Available records
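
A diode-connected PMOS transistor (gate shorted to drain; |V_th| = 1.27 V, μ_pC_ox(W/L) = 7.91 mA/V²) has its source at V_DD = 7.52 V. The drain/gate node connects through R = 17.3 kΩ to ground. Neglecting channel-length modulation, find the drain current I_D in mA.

I_D = 0.344 mA

With gate tied to drain, V_SG = V_SD ≥ V_SG − |V_th|, so the device is in saturation.
KCL at the drain: ½ k_p (V_SG − |V_th|)² = (V_DD − V_SG)/R.
Let x = V_SG − 1.27. Then 68.4 x² + x − 6.25 = 0, giving x = 0.295 V (positive root), so V_SG = 1.57 V.
I_D = (V_DD − V_SG)/R = (7.52 − 1.57) / 17.3 = 0.344 mA.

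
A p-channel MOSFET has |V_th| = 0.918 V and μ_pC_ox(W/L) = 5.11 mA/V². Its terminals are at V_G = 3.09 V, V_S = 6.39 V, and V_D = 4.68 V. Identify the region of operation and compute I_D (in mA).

Triode; I_D = 13.3 mA

V_SG = V_S − V_G = 6.39 − 3.09 = 3.3 V; V_SD = V_S − V_D = 6.39 − 4.68 = 1.71 V.
V_ov = V_SG − |V_th| = 3.3 − 0.918 = 2.38 V.
Since V_SD = 1.71 V < V_ov = 2.38 V, the device is in the triode region.
I_D = k_p [V_ov · V_SD − ½ V_SD²] = 5.11 × [2.38 × 1.71 − 0.5 × 1.71²] = 13.3 mA.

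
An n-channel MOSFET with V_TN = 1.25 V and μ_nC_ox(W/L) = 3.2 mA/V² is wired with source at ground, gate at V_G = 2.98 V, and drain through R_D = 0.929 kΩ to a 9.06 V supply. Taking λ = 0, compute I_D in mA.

V_GS = V_G = 2.98 V, so V_ov = 2.98 − 1.25 = 1.73 V.
Assume saturation: I_D = ½ k_n V_ov² = 0.5 × 3.2 × 1.73² = 4.79 mA, giving V_DS = V_DD − I_D R_D = 9.06 − 4.79 × 0.929 = 4.61 V.
V_DS = 4.61 V ≥ V_ov = 1.73 V, confirming saturation.

I_D = 4.79 mA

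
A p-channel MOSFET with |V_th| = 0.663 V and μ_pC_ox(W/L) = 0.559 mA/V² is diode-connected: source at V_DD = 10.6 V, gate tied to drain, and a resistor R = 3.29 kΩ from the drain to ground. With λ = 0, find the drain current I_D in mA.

With gate tied to drain, V_SG = V_SD ≥ V_SG − |V_th|, so the device is in saturation.
KCL at the drain: ½ k_p (V_SG − |V_th|)² = (V_DD − V_SG)/R.
Let x = V_SG − 0.663. Then 0.92 x² + x − 9.937 = 0, giving x = 2.79 V (positive root), so V_SG = 3.45 V.
I_D = (V_DD − V_SG)/R = (10.6 − 3.45) / 3.29 = 2.17 mA.

I_D = 2.17 mA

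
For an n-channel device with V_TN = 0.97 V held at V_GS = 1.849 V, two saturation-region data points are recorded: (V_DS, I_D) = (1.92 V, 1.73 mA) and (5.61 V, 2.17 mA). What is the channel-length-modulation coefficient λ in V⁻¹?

λ = 0.0794 V⁻¹

With V_GS fixed, I_D ∝ (1 + λ V_DS) in saturation, so I_D2/I_D1 = (1 + λ V_DS2)/(1 + λ V_DS1).
2.17/1.73 = 1.254 = (1 + 5.61 λ)/(1 + 1.92 λ).
Solving: λ (I_D1 V_DS2 − I_D2 V_DS1) = I_D2 − I_D1, so λ = (2.17 − 1.73) / (1.73 × 5.61 − 2.17 × 1.92) = 0.44 / 5.54 = 0.0794 V⁻¹.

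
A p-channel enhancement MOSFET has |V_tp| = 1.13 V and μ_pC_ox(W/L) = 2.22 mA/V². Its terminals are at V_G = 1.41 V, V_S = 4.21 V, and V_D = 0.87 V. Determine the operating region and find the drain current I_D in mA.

V_SG = V_S − V_G = 4.21 − 1.41 = 2.8 V; V_SD = V_S − V_D = 4.21 − 0.87 = 3.34 V.
V_ov = V_SG − |V_tp| = 2.8 − 1.13 = 1.67 V.
Since V_SD = 3.34 V ≥ V_ov = 1.67 V, the device is in saturation.
I_D = ½ k_p V_ov² = 0.5 × 2.22 × 1.67² = 3.1 mA.

Saturation; I_D = 3.10 mA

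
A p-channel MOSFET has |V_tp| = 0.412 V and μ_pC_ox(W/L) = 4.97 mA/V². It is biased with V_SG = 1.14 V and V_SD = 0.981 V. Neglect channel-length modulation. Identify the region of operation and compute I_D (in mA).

Saturation; I_D = 1.32 mA

V_ov = V_SG − |V_tp| = 1.14 − 0.412 = 0.728 V.
Since V_SD = 0.981 V ≥ V_ov = 0.728 V, the device is in saturation.
I_D = ½ k_p V_ov² = 0.5 × 4.97 × 0.728² = 1.32 mA.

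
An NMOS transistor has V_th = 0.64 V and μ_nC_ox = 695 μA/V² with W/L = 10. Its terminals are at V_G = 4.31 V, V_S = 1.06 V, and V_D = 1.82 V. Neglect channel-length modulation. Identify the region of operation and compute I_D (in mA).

V_GS = V_G − V_S = 4.31 − 1.06 = 3.25 V; V_DS = V_D − V_S = 1.82 − 1.06 = 0.76 V.
k_n = μ_nC_ox · (W/L) = 6.95 mA/V².
V_ov = V_GS − V_th = 3.25 − 0.64 = 2.61 V.
Since V_DS = 0.76 V < V_ov = 2.61 V, the device is in the triode region.
I_D = k_n [V_ov · V_DS − ½ V_DS²] = 6.95 × [2.61 × 0.76 − 0.5 × 0.76²] = 11.8 mA.

Triode; I_D = 11.8 mA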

Problem details
Type out the entries exactly as they appear above.

Solution
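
A diode-connected PMOS transistor (gate shorted to drain; |V_th| = 1.27 V, μ_pC_ox(W/L) = 7.91 mA/V²) has its source at V_DD = 7.52 V. The drain/gate node connects through R = 17.3 kΩ to ground. Neglecting channel-length modulation, find the drain current I_D in mA.

I_D = 0.344 mA

With gate tied to drain, V_SG = V_SD ≥ V_SG − |V_th|, so the device is in saturation.
KCL at the drain: ½ k_p (V_SG − |V_th|)² = (V_DD − V_SG)/R.
Let x = V_SG − 1.27. Then 68.4 x² + x − 6.25 = 0, giving x = 0.295 V (positive root), so V_SG = 1.57 V.
I_D = (V_DD − V_SG)/R = (7.52 − 1.57) / 17.3 = 0.344 mA.

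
A p-channel MOSFET has |V_th| = 0.918 V and μ_pC_ox(W/L) = 5.11 mA/V². Its terminals are at V_G = 3.09 V, V_S = 6.39 V, and V_D = 4.68 V. Identify the region of operation and compute I_D (in mA).

Triode; I_D = 13.3 mA

V_SG = V_S − V_G = 6.39 − 3.09 = 3.3 V; V_SD = V_S − V_D = 6.39 − 4.68 = 1.71 V.
V_ov = V_SG − |V_th| = 3.3 − 0.918 = 2.38 V.
Since V_SD = 1.71 V < V_ov = 2.38 V, the device is in the triode region.
I_D = k_p [V_ov · V_SD − ½ V_SD²] = 5.11 × [2.38 × 1.71 − 0.5 × 1.71²] = 13.3 mA.

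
An n-channel MOSFET with V_TN = 1.25 V and μ_nC_ox(W/L) = 3.2 mA/V² is wired with source at ground, gate at V_G = 2.98 V, and drain through R_D = 0.929 kΩ to a 9.06 V supply. Taking λ = 0, compute I_D in mA.

V_GS = V_G = 2.98 V, so V_ov = 2.98 − 1.25 = 1.73 V.
Assume saturation: I_D = ½ k_n V_ov² = 0.5 × 3.2 × 1.73² = 4.79 mA, giving V_DS = V_DD − I_D R_D = 9.06 − 4.79 × 0.929 = 4.61 V.
V_DS = 4.61 V ≥ V_ov = 1.73 V, confirming saturation.

I_D = 4.79 mA

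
A p-channel MOSFET with |V_th| = 0.663 V and μ_pC_ox(W/L) = 0.559 mA/V² is diode-connected: source at V_DD = 10.6 V, gate tied to drain, and a resistor R = 3.29 kΩ from the drain to ground. With λ = 0, find the drain current I_D in mA.

With gate tied to drain, V_SG = V_SD ≥ V_SG − |V_th|, so the device is in saturation.
KCL at the drain: ½ k_p (V_SG − |V_th|)² = (V_DD − V_SG)/R.
Let x = V_SG − 0.663. Then 0.92 x² + x − 9.937 = 0, giving x = 2.79 V (positive root), so V_SG = 3.45 V.
I_D = (V_DD − V_SG)/R = (10.6 − 3.45) / 3.29 = 2.17 mA.

I_D = 2.17 mA

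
For an n-channel device with V_TN = 0.97 V held at V_GS = 1.849 V, two saturation-region data points are recorded: (V_DS, I_D) = (1.92 V, 1.73 mA) and (5.61 V, 2.17 mA). What is the channel-length-modulation coefficient λ in V⁻¹?

λ = 0.0794 V⁻¹

With V_GS fixed, I_D ∝ (1 + λ V_DS) in saturation, so I_D2/I_D1 = (1 + λ V_DS2)/(1 + λ V_DS1).
2.17/1.73 = 1.254 = (1 + 5.61 λ)/(1 + 1.92 λ).
Solving: λ (I_D1 V_DS2 − I_D2 V_DS1) = I_D2 − I_D1, so λ = (2.17 − 1.73) / (1.73 × 5.61 − 2.17 × 1.92) = 0.44 / 5.54 = 0.0794 V⁻¹.

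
A p-channel enhancement MOSFET has |V_tp| = 1.13 V and μ_pC_ox(W/L) = 2.22 mA/V². Its terminals are at V_G = 1.41 V, V_S = 4.21 V, and V_D = 0.87 V. Determine the operating region and find the drain current I_D in mA.

V_SG = V_S − V_G = 4.21 − 1.41 = 2.8 V; V_SD = V_S − V_D = 4.21 − 0.87 = 3.34 V.
V_ov = V_SG − |V_tp| = 2.8 − 1.13 = 1.67 V.
Since V_SD = 3.34 V ≥ V_ov = 1.67 V, the device is in saturation.
I_D = ½ k_p V_ov² = 0.5 × 2.22 × 1.67² = 3.1 mA.

Saturation; I_D = 3.10 mA

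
A p-channel MOSFET has |V_tp| = 0.412 V and μ_pC_ox(W/L) = 4.97 mA/V². It is biased with V_SG = 1.14 V and V_SD = 0.981 V. Neglect channel-length modulation. Identify the region of operation and compute I_D (in mA).

Saturation; I_D = 1.32 mA

V_ov = V_SG − |V_tp| = 1.14 − 0.412 = 0.728 V.
Since V_SD = 0.981 V ≥ V_ov = 0.728 V, the device is in saturation.
I_D = ½ k_p V_ov² = 0.5 × 4.97 × 0.728² = 1.32 mA.

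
An NMOS transistor has V_th = 0.64 V and μ_nC_ox = 695 μA/V² with W/L = 10. Its terminals are at V_G = 4.31 V, V_S = 1.06 V, and V_D = 1.82 V. Neglect channel-length modulation. Identify the region of operation and compute I_D (in mA).

V_GS = V_G − V_S = 4.31 − 1.06 = 3.25 V; V_DS = V_D − V_S = 1.82 − 1.06 = 0.76 V.
k_n = μ_nC_ox · (W/L) = 6.95 mA/V².
V_ov = V_GS − V_th = 3.25 − 0.64 = 2.61 V.
Since V_DS = 0.76 V < V_ov = 2.61 V, the device is in the triode region.
I_D = k_n [V_ov · V_DS − ½ V_DS²] = 6.95 × [2.61 × 0.76 − 0.5 × 0.76²] = 11.8 mA.

Triode; I_D = 11.8 mA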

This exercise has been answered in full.